━━ EXTRACTED RECORDS ━━

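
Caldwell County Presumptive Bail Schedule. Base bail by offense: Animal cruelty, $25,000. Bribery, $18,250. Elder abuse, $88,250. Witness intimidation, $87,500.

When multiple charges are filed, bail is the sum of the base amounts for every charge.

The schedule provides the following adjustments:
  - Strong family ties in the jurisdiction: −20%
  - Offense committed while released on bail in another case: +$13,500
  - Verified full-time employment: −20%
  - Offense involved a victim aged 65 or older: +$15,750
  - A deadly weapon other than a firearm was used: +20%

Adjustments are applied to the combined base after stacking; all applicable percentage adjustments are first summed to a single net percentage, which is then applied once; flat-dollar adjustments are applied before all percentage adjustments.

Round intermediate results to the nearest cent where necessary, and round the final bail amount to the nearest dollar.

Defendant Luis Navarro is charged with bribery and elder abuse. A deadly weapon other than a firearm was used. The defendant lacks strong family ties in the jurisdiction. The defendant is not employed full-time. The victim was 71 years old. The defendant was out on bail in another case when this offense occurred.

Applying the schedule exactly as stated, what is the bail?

$162,900

Base amounts from the schedule: bribery $18,250; elder abuse $88,250.
Stacking rule: sum of all bases. $18,250 + $88,250 = $106,500.
Offense committed while released on bail in another case (+$13,500 flat): $106,500 + $13,500 = $120,000.
Offense involved a victim aged 65 or older (+$15,750 flat): $120,000 + $15,750 = $135,750.
A deadly weapon other than a firearm was used (+20%): $135,750 × 1.2 = $162,900.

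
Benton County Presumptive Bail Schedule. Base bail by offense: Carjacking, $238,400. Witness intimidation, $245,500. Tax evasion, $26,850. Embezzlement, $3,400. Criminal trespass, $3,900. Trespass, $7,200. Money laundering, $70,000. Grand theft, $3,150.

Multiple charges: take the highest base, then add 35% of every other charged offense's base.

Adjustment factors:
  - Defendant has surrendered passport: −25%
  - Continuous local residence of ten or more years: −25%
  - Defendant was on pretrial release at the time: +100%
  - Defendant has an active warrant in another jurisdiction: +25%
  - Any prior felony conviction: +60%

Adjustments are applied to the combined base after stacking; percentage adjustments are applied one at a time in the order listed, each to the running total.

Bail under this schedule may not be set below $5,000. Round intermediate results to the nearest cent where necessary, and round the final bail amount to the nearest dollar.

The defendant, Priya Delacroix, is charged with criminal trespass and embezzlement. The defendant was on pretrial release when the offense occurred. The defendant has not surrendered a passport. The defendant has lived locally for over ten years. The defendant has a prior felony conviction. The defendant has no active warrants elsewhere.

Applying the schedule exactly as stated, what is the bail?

$12,216

Base amounts from the schedule: criminal trespass $3,900; embezzlement $3,400.
Stacking rule: highest base plus 35% of each additional charge. Highest is criminal trespass at $3,900. Additional: $3,400 × 35% = $1,190. Combined base = $3,900 + $1,190 = $5,090.
Continuous local residence of ten or more years (−25%): $5,090 × 0.75 = $3,817.50.
Defendant was on pretrial release at the time (+100%): $3,817.50 × 2 = $7,635.
Any prior felony conviction (+60%): $7,635 × 1.6 = $12,216.
$12,216 is at or above the $5,000 minimum.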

━━━

- [PROBLEM DESCRIPTION]:
The expected answer is every line above in which the word "family" appears.

- [RESULT]:
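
  - Strong family ties in the jurisdiction: −20%
Defendant Luis Navarro is charged with bribery and elder abuse. A deadly weapon other than a firearm was used. The defendant lacks strong family ties in the jurisdiction. The defendant is not employed full-time. The victim was 71 years old. The defendant was out on bail in another case when this offense occurred.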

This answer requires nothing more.